Collected data
►

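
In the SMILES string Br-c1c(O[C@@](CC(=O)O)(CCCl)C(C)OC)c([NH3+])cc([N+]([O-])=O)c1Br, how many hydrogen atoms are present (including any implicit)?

18

Hydrogens are implicit in SMILES; fill each atom to its normal valence:
  5 × C (aromatic): no H
  4 × O: no H
  3 × C: 2 H each → 6
  2 × Br: no H
  2 × C: 3 H each → 6
  2 × C: no H
  1 × C (aromatic): 1 H
  1 × C: 1 H
  1 × Cl: no H
  1 × N (charge +1): 3 H
  1 × N (charge +1): no H
  1 × O: 1 H
  1 × O (charge -1): no H
  Total hydrogens = 18.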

◄

Every single record must be transcribed exactly as it stands.

**Task solution**
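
In the SMILES string Br-c1c(O[C@@](CC(=O)O)(CCCl)C(C)OC)c([NH3+])cc([N+]([O-])=O)c1Br, how many hydrogen atoms are present (including any implicit)?

18

Hydrogens are implicit in SMILES; fill each atom to its normal valence:
  5 × C (aromatic): no H
  4 × O: no H
  3 × C: 2 H each → 6
  2 × Br: no H
  2 × C: 3 H each → 6
  2 × C: no H
  1 × C (aromatic): 1 H
  1 × C: 1 H
  1 × Cl: no H
  1 × N (charge +1): 3 H
  1 × N (charge +1): no H
  1 × O: 1 H
  1 × O (charge -1): no H
  Total hydrogens = 18.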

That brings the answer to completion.